• [Goal of the exercise] Give back every record exactly.

• [Excerpts from a dataset]
▬▬▬▬▬▬▬▬▬▬
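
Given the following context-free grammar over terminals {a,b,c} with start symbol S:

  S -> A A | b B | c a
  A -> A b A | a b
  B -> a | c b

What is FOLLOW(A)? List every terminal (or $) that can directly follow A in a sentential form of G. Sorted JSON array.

FIRST sets, iterate to fixpoint:
round 1:
  A via A→a b: +{a}
  B via B→a: +{a}
  B via B→c b: +{c}
  S via S→A A: +{a}
  S via S→b B: +{b}
  S via S→c a: +{c}
  FIRST[S]={a,b,c}  FIRST[A]={a}  FIRST[B]={a,c}
round 2: done
  FIRST[S]={a,b,c}  FIRST[A]={a}  FIRST[B]={a,c}

FOLLOW sets:
seed FOLLOW(S) with $
pass 1:
  A→A b A: FOLLOW(A) ⊇ FIRST(b) = {b}; new: +{b}
  S→A A: FOLLOW(A) ⊇ FIRST(A) = {a}; new: +{a}
  S→A A: FOLLOW(A) ⊇ FOLLOW(S) ⊇ {$}; new: +{$}
  S→b B: FOLLOW(B) ⊇ FOLLOW(S) ⊇ {$}; new: +{$}
  S: {$}  A: {$,a,b}  B: {$}
pass 2: (stable)
  S: {$}  A: {$,a,b}  B: {$}

FOLLOW(A) = ["$", "a", "b"]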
▬▬▬▬▬▬▬▬▬▬
• [Output of the task]
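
Given the following context-free grammar over terminals {a,b,c} with start symbol S:

  S -> A A | b B | c a
  A -> A b A | a b
  B -> a | c b

What is FOLLOW(A)? List every terminal (or $) that can directly follow A in a sentential form of G. Sorted JSON array.

FIRST sets, iterate to fixpoint:
round 1:
  A via A→a b: +{a}
  B via B→a: +{a}
  B via B→c b: +{c}
  S via S→A A: +{a}
  S via S→b B: +{b}
  S via S→c a: +{c}
  FIRST[S]={a,b,c}  FIRST[A]={a}  FIRST[B]={a,c}
round 2: done
  FIRST[S]={a,b,c}  FIRST[A]={a}  FIRST[B]={a,c}

FOLLOW sets:
seed FOLLOW(S) with $
pass 1:
  A→A b A: FOLLOW(A) ⊇ FIRST(b) = {b}; new: +{b}
  S→A A: FOLLOW(A) ⊇ FIRST(A) = {a}; new: +{a}
  S→A A: FOLLOW(A) ⊇ FOLLOW(S) ⊇ {$}; new: +{$}
  S→b B: FOLLOW(B) ⊇ FOLLOW(S) ⊇ {$}; new: +{$}
  S: {$}  A: {$,a,b}  B: {$}
pass 2: (stable)
  S: {$}  A: {$,a,b}  B: {$}

FOLLOW(A) = ["$", "a", "b"]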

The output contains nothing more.